- **Records shown**
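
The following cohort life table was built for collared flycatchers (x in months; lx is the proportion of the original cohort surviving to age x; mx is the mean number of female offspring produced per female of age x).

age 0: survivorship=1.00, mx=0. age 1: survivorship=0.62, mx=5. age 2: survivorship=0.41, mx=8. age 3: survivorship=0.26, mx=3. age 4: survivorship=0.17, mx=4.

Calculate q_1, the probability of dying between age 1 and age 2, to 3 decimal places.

0.339

q_1 = (l_1 − l_2) / l_1 = (0.62 − 0.41) / 0.62
     = 0.21 / 0.62 = 0.33871… → 0.339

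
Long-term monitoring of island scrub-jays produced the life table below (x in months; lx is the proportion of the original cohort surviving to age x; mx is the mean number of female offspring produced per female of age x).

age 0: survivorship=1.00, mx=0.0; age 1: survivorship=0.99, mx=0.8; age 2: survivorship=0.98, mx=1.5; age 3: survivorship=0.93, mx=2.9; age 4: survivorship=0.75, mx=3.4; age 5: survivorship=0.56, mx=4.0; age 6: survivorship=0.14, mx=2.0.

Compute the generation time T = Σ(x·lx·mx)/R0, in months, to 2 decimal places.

lx·mx: 0, 0.792, 1.47, 2.697, 2.55, 2.24, 0.28 → R0 = 10.029
x·lx·mx: 0, 0.792, 2.94, 8.091, 10.2, 11.2, 1.68 → Σ = 34.903
T = 34.903 / 10.029 = 3.480207… → 3.48

3.48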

- **Work instructions**
Transcribe the data. Leave every line exactly as it is.

- **Answer below**
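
The following cohort life table was built for collared flycatchers (x in months; lx is the proportion of the original cohort surviving to age x; mx is the mean number of female offspring produced per female of age x).

age 0: survivorship=1.00, mx=0. age 1: survivorship=0.62, mx=5. age 2: survivorship=0.41, mx=8. age 3: survivorship=0.26, mx=3. age 4: survivorship=0.17, mx=4.

Calculate q_1, the probability of dying between age 1 and age 2, to 3 decimal places.

0.339

q_1 = (l_1 − l_2) / l_1 = (0.62 − 0.41) / 0.62
     = 0.21 / 0.62 = 0.33871… → 0.339

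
Long-term monitoring of island scrub-jays produced the life table below (x in months; lx is the proportion of the original cohort surviving to age x; mx is the mean number of female offspring produced per female of age x).

age 0: survivorship=1.00, mx=0.0; age 1: survivorship=0.99, mx=0.8; age 2: survivorship=0.98, mx=1.5; age 3: survivorship=0.93, mx=2.9; age 4: survivorship=0.75, mx=3.4; age 5: survivorship=0.56, mx=4.0; age 6: survivorship=0.14, mx=2.0.

Compute the generation time T = Σ(x·lx·mx)/R0, in months, to 2 decimal places.

lx·mx: 0, 0.792, 1.47, 2.697, 2.55, 2.24, 0.28 → R0 = 10.029
x·lx·mx: 0, 0.792, 2.94, 8.091, 10.2, 11.2, 1.68 → Σ = 34.903
T = 34.903 / 10.029 = 3.480207… → 3.48

3.48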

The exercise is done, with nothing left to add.